Exercise requirements - Only one stretch of the data below is wanted: the lines from the one with "Answer: 1861" through the one with "Answer: -10265", repeated exactly.

Stored data entries:
________

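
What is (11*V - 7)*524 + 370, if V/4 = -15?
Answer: -349138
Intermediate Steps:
V = -60 (V = 4*(-15) = -60)
(11*V - 7)*524 + 370 = (11*(-60) - 7)*524 + 370 = (-660 - 7)*524 + 370 = -667*524 + 370 = -349508 + 370 = -349138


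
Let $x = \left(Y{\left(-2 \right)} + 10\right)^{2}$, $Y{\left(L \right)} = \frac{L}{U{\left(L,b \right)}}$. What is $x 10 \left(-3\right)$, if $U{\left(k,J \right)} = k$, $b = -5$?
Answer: $-3630$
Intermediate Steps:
$Y{\left(L \right)} = 1$ ($Y{\left(L \right)} = \frac{L}{L} = 1$)
$x = 121$ ($x = \left(1 + 10\right)^{2} = 11^{2} = 121$)
$x 10 \left(-3\right) = 121 \cdot 10 \left(-3\right) = 121 \left(-30\right) = -3630$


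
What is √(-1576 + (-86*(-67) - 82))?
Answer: 6*√114 ≈ 64.063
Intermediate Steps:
√(-1576 + (-86*(-67) - 82)) = √(-1576 + (5762 - 82)) = √(-1576 + 5680) = √4104 = 6*√114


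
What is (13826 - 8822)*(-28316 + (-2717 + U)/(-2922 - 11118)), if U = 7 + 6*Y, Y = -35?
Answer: -5525996708/39 ≈ -1.4169e+8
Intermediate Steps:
U = -203 (U = 7 + 6*(-35) = 7 - 210 = -203)
(13826 - 8822)*(-28316 + (-2717 + U)/(-2922 - 11118)) = (13826 - 8822)*(-28316 + (-2717 - 203)/(-2922 - 11118)) = 5004*(-28316 - 2920/(-14040)) = 5004*(-28316 - 2920*(-1/14040)) = 5004*(-28316 + 73/351) = 5004*(-9938843/351) = -5525996708/39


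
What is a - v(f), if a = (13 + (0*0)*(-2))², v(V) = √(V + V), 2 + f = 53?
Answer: 169 - √102 ≈ 158.90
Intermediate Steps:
f = 51 (f = -2 + 53 = 51)
v(V) = √2*√V (v(V) = √(2*V) = √2*√V)
a = 169 (a = (13 + 0*(-2))² = (13 + 0)² = 13² = 169)
a - v(f) = 169 - √2*√51 = 169 - √102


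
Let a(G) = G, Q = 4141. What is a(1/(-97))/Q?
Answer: -1/401677 ≈ -2.4896e-6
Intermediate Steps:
a(1/(-97))/Q = 1/(-97*4141) = -1/97*1/4141 = -1/401677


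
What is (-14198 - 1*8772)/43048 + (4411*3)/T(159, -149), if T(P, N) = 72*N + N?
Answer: -409749437/234116548 ≈ -1.7502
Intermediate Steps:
T(P, N) = 73*N
(-14198 - 1*8772)/43048 + (4411*3)/T(159, -149) = (-14198 - 1*8772)/43048 + (4411*3)/((73*(-149))) = (-14198 - 8772)*(1/43048) + 13233/(-10877) = -22970*1/43048 + 13233*(-1/10877) = -11485/21524 - 13233/10877 = -409749437/234116548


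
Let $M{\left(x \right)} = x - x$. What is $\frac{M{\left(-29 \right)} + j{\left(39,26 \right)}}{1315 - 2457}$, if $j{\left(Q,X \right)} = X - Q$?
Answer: $\frac{13}{1142} \approx 0.011384$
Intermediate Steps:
$M{\left(x \right)} = 0$
$\frac{M{\left(-29 \right)} + j{\left(39,26 \right)}}{1315 - 2457} = \frac{0 + \left(26 - 39\right)}{1315 - 2457} = \frac{0 + \left(26 - 39\right)}{-1142} = \left(0 - 13\right) \left(- \frac{1}{1142}\right) = \left(-13\right) \left(- \frac{1}{1142}\right) = \frac{13}{1142}$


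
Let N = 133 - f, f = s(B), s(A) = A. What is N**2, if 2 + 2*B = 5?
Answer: 69169/4 ≈ 17292.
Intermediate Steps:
B = 3/2 (B = -1 + (1/2)*5 = -1 + 5/2 = 3/2 ≈ 1.5000)
f = 3/2 ≈ 1.5000
N = 263/2 (N = 133 - 1*3/2 = 133 - 3/2 = 263/2 ≈ 131.50)
N**2 = (263/2)**2 = 69169/4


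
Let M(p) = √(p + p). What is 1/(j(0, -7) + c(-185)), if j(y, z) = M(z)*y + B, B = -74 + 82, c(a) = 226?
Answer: 1/234 ≈ 0.0042735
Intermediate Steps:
M(p) = √2*√p (M(p) = √(2*p) = √2*√p)
B = 8
j(y, z) = 8 + y*√2*√z (j(y, z) = (√2*√z)*y + 8 = y*√2*√z + 8 = 8 + y*√2*√z)
1/(j(0, -7) + c(-185)) = 1/((8 + 0*√2*√(-7)) + 226) = 1/((8 + 0*√2*(I*√7)) + 226) = 1/((8 + 0) + 226) = 1/(8 + 226) = 1/234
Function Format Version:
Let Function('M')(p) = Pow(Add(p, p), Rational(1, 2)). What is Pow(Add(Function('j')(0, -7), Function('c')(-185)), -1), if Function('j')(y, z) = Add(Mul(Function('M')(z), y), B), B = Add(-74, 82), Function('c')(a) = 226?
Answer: Rational(1, 234) ≈ 0.0042735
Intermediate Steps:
Function('M')(p) = Mul(Pow(2, Rational(1, 2)), Pow(p, Rational(1, 2))) (Function('M')(p) = Pow(Mul(2, p), Rational(1, 2)) = Mul(Pow(2, Rational(1, 2)), Pow(p, Rational(1, 2))))
B = 8
Function('j')(y, z) = Add(8, Mul(y, Pow(2, Rational(1, 2)), Pow(z, Rational(1, 2)))) (Function('j')(y, z) = Add(Mul(Mul(Pow(2, Rational(1, 2)), Pow(z, Rational(1, 2))), y), 8) = Add(Mul(y, Pow(2, Rational(1, 2)), Pow(z, Rational(1, 2))), 8) = Add(8, Mul(y, Pow(2, Rational(1, 2)), Pow(z, Rational(1, 2)))))
Pow(Add(Function('j')(0, -7), Function('c')(-185)), -1) = Pow(Add(Add(8, Mul(0, Pow(2, Rational(1, 2)), Pow(-7, Rational(1, 2)))), 226), -1) = Pow(Add(Add(8, Mul(0, Pow(2, Rational(1, 2)), Mul(I, Pow(7, Rational(1, 2))))), 226), -1) = Pow(Add(Add(8, 0), 226), -1) = Pow(Add(8, 226), -1) = Pow(234, -1) = Rational(1, 234)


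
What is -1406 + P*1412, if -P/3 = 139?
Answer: -590210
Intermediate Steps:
P = -417 (P = -3*139 = -417)
-1406 + P*1412 = -1406 - 417*1412 = -1406 - 588804 = -590210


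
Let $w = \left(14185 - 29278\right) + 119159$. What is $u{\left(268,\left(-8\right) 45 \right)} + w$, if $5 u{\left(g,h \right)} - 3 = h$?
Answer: $\frac{519973}{5} \approx 1.0399 \cdot 10^{5}$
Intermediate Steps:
$w = 104066$ ($w = \left(14185 - 29278\right) + 119159 = -15093 + 119159 = 104066$)
$u{\left(g,h \right)} = \frac{3}{5} + \frac{h}{5}$
$u{\left(268,\left(-8\right) 45 \right)} + w = \left(\frac{3}{5} + \frac{\left(-8\right) 45}{5}\right) + 104066 = \left(\frac{3}{5} + \frac{1}{5} \left(-360\right)\right) + 104066 = \left(\frac{3}{5} - 72\right) + 104066 = - \frac{357}{5} + 104066 = \frac{519973}{5}$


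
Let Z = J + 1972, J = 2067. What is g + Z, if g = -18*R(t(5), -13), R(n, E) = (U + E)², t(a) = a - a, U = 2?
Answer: 1861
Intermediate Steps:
t(a) = 0
R(n, E) = (2 + E)²
Z = 4039 (Z = 2067 + 1972 = 4039)
g = -2178 (g = -18*(2 - 13)² = -18*(-11)² = -18*121 = -2178)
g + Z = -2178 + 4039 = 1861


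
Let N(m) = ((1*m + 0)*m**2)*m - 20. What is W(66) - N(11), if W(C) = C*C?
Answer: -10265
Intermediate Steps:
W(C) = C**2
N(m) = -20 + m**4 (N(m) = ((m + 0)*m**2)*m - 20 = (m*m**2)*m - 20 = m**3*m - 20 = m**4 - 20 = -20 + m**4)
W(66) - N(11) = 66**2 - (-20 + 11**4) = 4356 - (-20 + 14641) = 4356 - 1*14621 = 4356 - 14621 = -10265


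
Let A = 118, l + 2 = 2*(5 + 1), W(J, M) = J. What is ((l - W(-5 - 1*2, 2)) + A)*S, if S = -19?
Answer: -2565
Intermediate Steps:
l = 10 (l = -2 + 2*(5 + 1) = -2 + 2*6 = -2 + 12 = 10)
((l - W(-5 - 1*2, 2)) + A)*S = ((10 - (-5 - 1*2)) + 118)*(-19) = ((10 - (-5 - 2)) + 118)*(-19) = ((10 - 1*(-7)) + 118)*(-19) = ((10 + 7) + 118)*(-19) = (17 + 118)*(-19) = 135*(-19) = -2565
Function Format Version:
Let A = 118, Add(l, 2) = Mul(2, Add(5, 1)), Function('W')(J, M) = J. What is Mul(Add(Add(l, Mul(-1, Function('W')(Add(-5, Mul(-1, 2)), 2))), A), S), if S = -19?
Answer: -2565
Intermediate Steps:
l = 10 (l = Add(-2, Mul(2, Add(5, 1))) = Add(-2, Mul(2, 6)) = Add(-2, 12) = 10)
Mul(Add(Add(l, Mul(-1, Function('W')(Add(-5, Mul(-1, 2)), 2))), A), S) = Mul(Add(Add(10, Mul(-1, Add(-5, Mul(-1, 2)))), 118), -19) = Mul(Add(Add(10, Mul(-1, Add(-5, -2))), 118), -19) = Mul(Add(Add(10, Mul(-1, -7)), 118), -19) = Mul(Add(Add(10, 7), 118), -19) = Mul(Add(17, 118), -19) = Mul(135, -19) = -2565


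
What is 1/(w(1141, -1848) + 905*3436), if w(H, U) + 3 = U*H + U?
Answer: 1/999161 ≈ 1.0008e-6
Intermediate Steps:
w(H, U) = -3 + U + H*U (w(H, U) = -3 + (U*H + U) = -3 + (H*U + U) = -3 + (U + H*U) = -3 + U + H*U)
1/(w(1141, -1848) + 905*3436) = 1/((-3 - 1848 + 1141*(-1848)) + 905*3436) = 1/((-3 - 1848 - 2108568) + 3109580) = 1/(-2110419 + 3109580) = 1/999161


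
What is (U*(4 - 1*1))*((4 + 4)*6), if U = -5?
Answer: -720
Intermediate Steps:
(U*(4 - 1*1))*((4 + 4)*6) = (-5*(4 - 1*1))*((4 + 4)*6) = (-5*(4 - 1))*(8*6) = -5*3*48 = -15*48 = -720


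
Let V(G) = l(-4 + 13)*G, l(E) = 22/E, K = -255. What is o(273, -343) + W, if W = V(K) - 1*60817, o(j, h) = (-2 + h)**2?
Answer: 172754/3 ≈ 57585.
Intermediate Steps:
V(G) = 22*G/9 (V(G) = (22/(-4 + 13))*G = (22/9)*G = (22*(1/9))*G = 22*G/9)
W = -184321/3 (W = (22/9)*(-255) - 1*60817 = -1870/3 - 60817 = -184321/3 ≈ -61440.)
o(273, -343) + W = (-2 - 343)**2 - 184321/3 = (-345)**2 - 184321/3 = 119025 - 184321/3 = 172754/3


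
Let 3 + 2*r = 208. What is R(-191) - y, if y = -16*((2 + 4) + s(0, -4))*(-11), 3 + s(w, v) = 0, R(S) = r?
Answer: -851/2 ≈ -425.50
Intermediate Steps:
r = 205/2 (r = -3/2 + (1/2)*208 = -3/2 + 104 = 205/2 ≈ 102.50)
R(S) = 205/2
s(w, v) = -3 (s(w, v) = -3 + 0 = -3)
y = 528 (y = -16*((2 + 4) - 3)*(-11) = -16*(6 - 3)*(-11) = -16*3*(-11) = -48*(-11) = 528)
R(-191) - y = 205/2 - 1*528 = 205/2 - 528 = -851/2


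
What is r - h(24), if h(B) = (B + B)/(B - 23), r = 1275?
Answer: 1227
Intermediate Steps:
h(B) = 2*B/(-23 + B) (h(B) = (2*B)/(-23 + B) = 2*B/(-23 + B))
r - h(24) = 1275 - 2*24/(-23 + 24) = 1275 - 2*24/1 = 1275 - 2*24 = 1275 - 1*48 = 1275 - 48 = 1227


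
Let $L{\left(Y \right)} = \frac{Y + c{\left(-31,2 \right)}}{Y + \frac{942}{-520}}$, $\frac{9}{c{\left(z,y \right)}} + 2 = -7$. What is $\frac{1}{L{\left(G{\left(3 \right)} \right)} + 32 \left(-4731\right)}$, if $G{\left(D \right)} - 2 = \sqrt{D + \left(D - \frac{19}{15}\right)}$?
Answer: $- \frac{36058202591}{5458888522344352} - \frac{2743 \sqrt{1065}}{5458888522344352} \approx -6.6054 \cdot 10^{-6}$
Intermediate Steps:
$c{\left(z,y \right)} = -1$ ($c{\left(z,y \right)} = \frac{9}{-2 - 7} = \frac{9}{-9} = 9 \left(- \frac{1}{9}\right) = -1$)
$G{\left(D \right)} = 2 + \sqrt{- \frac{19}{15} + 2 D}$ ($G{\left(D \right)} = 2 + \sqrt{D + \left(D - \frac{19}{15}\right)} = 2 + \sqrt{D + \left(- \frac{19}{15} + D\right)} = 2 + \sqrt{- \frac{19}{15} + 2 D}$)
$L{\left(Y \right)} = \frac{-1 + Y}{- \frac{471}{260} + Y}$ ($L{\left(Y \right)} = \frac{Y - 1}{Y + \frac{942}{-520}} = \frac{-1 + Y}{Y + 942 \left(- \frac{1}{520}\right)} = \frac{-1 + Y}{Y - \frac{471}{260}} = \frac{-1 + Y}{- \frac{471}{260} + Y}$)
$\frac{1}{L{\left(G{\left(3 \right)} \right)} + 32 \left(-4731\right)} = \frac{1}{\frac{260 \left(-1 + \left(2 + \frac{\sqrt{-285 + 450 \cdot 3}}{15}\right)\right)}{-471 + 260 \left(2 + \frac{\sqrt{-285 + 450 \cdot 3}}{15}\right)} + 32 \left(-4731\right)} = \frac{1}{\frac{260 \left(-1 + \left(2 + \frac{\sqrt{-285 + 1350}}{15}\right)\right)}{-471 + 260 \left(2 + \frac{\sqrt{-285 + 1350}}{15}\right)} - 151392} = \frac{1}{\frac{260 \left(-1 + \left(2 + \frac{\sqrt{1065}}{15}\right)\right)}{-471 + 260 \left(2 + \frac{\sqrt{1065}}{15}\right)} - 151392} = \frac{1}{\frac{260 \left(1 + \frac{\sqrt{1065}}{15}\right)}{-471 + \left(520 + \frac{52 \sqrt{1065}}{3}\right)} - 151392} = \frac{1}{\frac{260 \left(1 + \frac{\sqrt{1065}}{15}\right)}{49 + \frac{52 \sqrt{1065}}{3}} - 151392} = \frac{1}{-151392 + \frac{260 \left(1 + \frac{\sqrt{1065}}{15}\right)}{49 + \frac{52 \sqrt{1065}}{3}}}$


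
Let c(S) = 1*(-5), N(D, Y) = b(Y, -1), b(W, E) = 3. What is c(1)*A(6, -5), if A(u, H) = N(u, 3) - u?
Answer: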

________

Answer to this exercise -
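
Answer: 1861
Intermediate Steps:
t(a) = 0
R(n, E) = (2 + E)²
Z = 4039 (Z = 2067 + 1972 = 4039)
g = -2178 (g = -18*(2 - 13)² = -18*(-11)² = -18*121 = -2178)
g + Z = -2178 + 4039 = 1861


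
Let N(m) = ((1*m + 0)*m**2)*m - 20. What is W(66) - N(11), if W(C) = C*C?
Answer: -10265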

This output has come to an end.